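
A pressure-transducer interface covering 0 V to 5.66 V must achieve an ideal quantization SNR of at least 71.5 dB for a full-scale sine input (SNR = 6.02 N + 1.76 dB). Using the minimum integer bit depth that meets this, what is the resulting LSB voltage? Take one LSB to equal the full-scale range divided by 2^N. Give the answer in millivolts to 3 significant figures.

1.38 mV

Full-scale range = 5.66 V.
Solving 6.02 N ≥ 71.5 − 1.76: N ≥ 11.585. Round up → N = 12.
Step size = 5.66/4096 V = 1.38 mV.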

Problem to work on: Could you return the data above exactly as it stands?

Answer section:
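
A pressure-transducer interface covering 0 V to 5.66 V must achieve an ideal quantization SNR of at least 71.5 dB for a full-scale sine input (SNR = 6.02 N + 1.76 dB). Using the minimum integer bit depth that meets this, what is the resulting LSB voltage? Take one LSB to equal the full-scale range divided by 2^N. Give the answer in millivolts to 3 significant figures.

1.38 mV

Full-scale range = 5.66 V.
Solving 6.02 N ≥ 71.5 − 1.76: N ≥ 11.585. Round up → N = 12.
Step size = 5.66/4096 V = 1.38 mV.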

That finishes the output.